INSTRUCTIONS TO FOLLOW. Return exactly the span that opens with the line containing "A survey craft" and closes with the final line of the records, both included.

------ EXTRACTED RECORDS ------

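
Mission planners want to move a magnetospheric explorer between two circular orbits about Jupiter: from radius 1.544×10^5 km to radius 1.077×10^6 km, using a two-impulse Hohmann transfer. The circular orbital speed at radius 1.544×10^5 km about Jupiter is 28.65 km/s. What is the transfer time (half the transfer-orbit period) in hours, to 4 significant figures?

From the circular-orbit relation v² = μ/r at r = 1.544×10^5 km: μ = v²r = (28.65)² × 1.544×10^5 = 1.26735×10^8 km³/s².
Semi-major axis of the transfer orbit: a_t = (1.544×10^5 + 1.077×10^6)/2 = 6.157×10^5 km.
By Kepler's third law the transfer-orbit period is T = 2π√(a_t³/μ), so t = T/2 = 1.3482×10^5 s.
Converting: 1.3482×10^5 s ÷ 3600 s/hour = 37.45 hours.

t = 37.45 hours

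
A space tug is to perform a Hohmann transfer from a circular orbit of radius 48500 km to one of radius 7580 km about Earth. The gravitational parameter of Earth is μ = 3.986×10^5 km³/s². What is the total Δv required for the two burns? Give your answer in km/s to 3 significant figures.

Δv = 3.66 km/s

Semi-major axis of the transfer orbit: a_t = (48500 + 7580)/2 = 28040 km.
Circular speed at r₁: v₁ = √(μ/r₁) = √(3.986×10^5/48500) = 2.8668 km/s.
Transfer-orbit speed at r₁ (v² = μ(2/r − 1/a)): v_a = √[μ(2/r₁ − 1/a_t)] = 1.4905 km/s.
First burn Δv₁ = |v_a − v₁| = 1.3763 km/s.
Circular speed at r₂: v₂ = √(μ/r₂) = 7.2516 km/s.
Transfer-orbit speed at r₂: v_p = √[μ(2/r₂ − 1/a_t)] = 9.5371 km/s.
Second burn Δv₂ = |v₂ − v_p| = 2.2855 km/s.
Δv = Δv₁ + Δv₂ = 1.3763 + 2.2855 = 3.662 km/s.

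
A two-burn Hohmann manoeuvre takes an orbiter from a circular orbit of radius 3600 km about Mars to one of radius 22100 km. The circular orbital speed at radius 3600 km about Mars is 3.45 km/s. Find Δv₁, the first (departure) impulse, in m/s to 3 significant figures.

Δv₁ = 1070 m/s

From the circular-orbit relation v² = μ/r at r = 3600 km: μ = v²r = (3.45)² × 3600 = 42849.0 km³/s².
Transfer-ellipse semi-major axis a_t = (r₁ + r₂)/2 = (3600 + 22100)/2 = 12850 km.
On the circular orbit at r = 3600 km, v_c = √(μ/r) = 3.450 km/s.
Transfer-orbit speed at the same r (vis-viva, a = a_t): v_t = √[μ(2/r − 1/a_t)] = 4.524 km/s.
Δv₁ = |v_t − v_c| = |4.524 − 3.450| = 1.074 km/s.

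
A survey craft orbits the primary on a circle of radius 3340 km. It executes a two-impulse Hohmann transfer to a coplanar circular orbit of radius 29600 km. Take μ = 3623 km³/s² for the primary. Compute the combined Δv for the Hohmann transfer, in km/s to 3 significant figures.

Δv = 0.547 km/s

Semi-major axis of the transfer orbit: a_t = (3340 + 29600)/2 = 16470 km.
At r₁ the circular-orbit speed is v₁ = √(μ/r₁) = 1.0415 km/s.
On the transfer ellipse at r₁, vis-viva equation gives v_p = √[μ(2/r₁ − 1/a_t)] = 1.3962 km/s.
First burn Δv₁ = |v_p − v₁| = 0.3547 km/s.
At r₂, v₂ = √(μ/r₂) = 0.34986 km/s.
Transfer-orbit speed at r₂: v_a = √[μ(2/r₂ − 1/a_t)] = 0.15755 km/s.
Second burn Δv₂ = |v₂ − v_a| = 0.1923 km/s.
Total Δv = Δv₁ + Δv₂ = 0.5470 km/s.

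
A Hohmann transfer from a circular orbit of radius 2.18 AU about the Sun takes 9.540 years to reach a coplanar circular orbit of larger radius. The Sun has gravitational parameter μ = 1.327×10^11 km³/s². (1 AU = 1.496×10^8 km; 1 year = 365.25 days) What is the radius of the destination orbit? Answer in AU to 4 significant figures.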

------

RESPONSE BOX.
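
A survey craft orbits the primary on a circle of radius 3340 km. It executes a two-impulse Hohmann transfer to a coplanar circular orbit of radius 29600 km. Take μ = 3623 km³/s² for the primary. Compute the combined Δv for the Hohmann transfer, in km/s to 3 significant figures.

Δv = 0.547 km/s

Semi-major axis of the transfer orbit: a_t = (3340 + 29600)/2 = 16470 km.
At r₁ the circular-orbit speed is v₁ = √(μ/r₁) = 1.0415 km/s.
On the transfer ellipse at r₁, vis-viva equation gives v_p = √[μ(2/r₁ − 1/a_t)] = 1.3962 km/s.
First burn Δv₁ = |v_p − v₁| = 0.3547 km/s.
At r₂, v₂ = √(μ/r₂) = 0.34986 km/s.
Transfer-orbit speed at r₂: v_a = √[μ(2/r₂ − 1/a_t)] = 0.15755 km/s.
Second burn Δv₂ = |v₂ − v_a| = 0.1923 km/s.
Total Δv = Δv₁ + Δv₂ = 0.5470 km/s.

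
A Hohmann transfer from a circular orbit of radius 2.18 AU about the Sun takes 9.540 years to reach a coplanar circular orbit of larger radius. The Sun has gravitational parameter μ = 1.327×10^11 km³/s². (1 AU = 1.496×10^8 km; 1 year = 365.25 days) What is the radius of the destination orbit? Answer in AU to 4 significant figures.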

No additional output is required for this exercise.